Work item » Please print the records below word for word.

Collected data
⁂

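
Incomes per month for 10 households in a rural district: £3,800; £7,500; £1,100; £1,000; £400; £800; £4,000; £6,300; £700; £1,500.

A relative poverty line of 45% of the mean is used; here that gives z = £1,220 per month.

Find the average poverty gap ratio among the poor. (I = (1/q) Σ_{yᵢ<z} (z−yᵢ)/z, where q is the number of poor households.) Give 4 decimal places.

0.3443

Incomes under z: £400, £700, £800, £1,000, £1,100 (q = 5 of N = 10).
Shortfall ratios (z−y)/z: 0.6721, 0.4262, 0.3443, 0.1803, 0.0984; sum = 1.721311.
The income-gap ratio divides by q (the poor only): 1.721311 / 5 = 0.3443.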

⁂

Final answer »
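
Incomes per month for 10 households in a rural district: £3,800; £7,500; £1,100; £1,000; £400; £800; £4,000; £6,300; £700; £1,500.

A relative poverty line of 45% of the mean is used; here that gives z = £1,220 per month.

Find the average poverty gap ratio among the poor. (I = (1/q) Σ_{yᵢ<z} (z−yᵢ)/z, where q is the number of poor households.) Give 4 decimal places.

0.3443

Incomes under z: £400, £700, £800, £1,000, £1,100 (q = 5 of N = 10).
Shortfall ratios (z−y)/z: 0.6721, 0.4262, 0.3443, 0.1803, 0.0984; sum = 1.721311.
The income-gap ratio divides by q (the poor only): 1.721311 / 5 = 0.3443.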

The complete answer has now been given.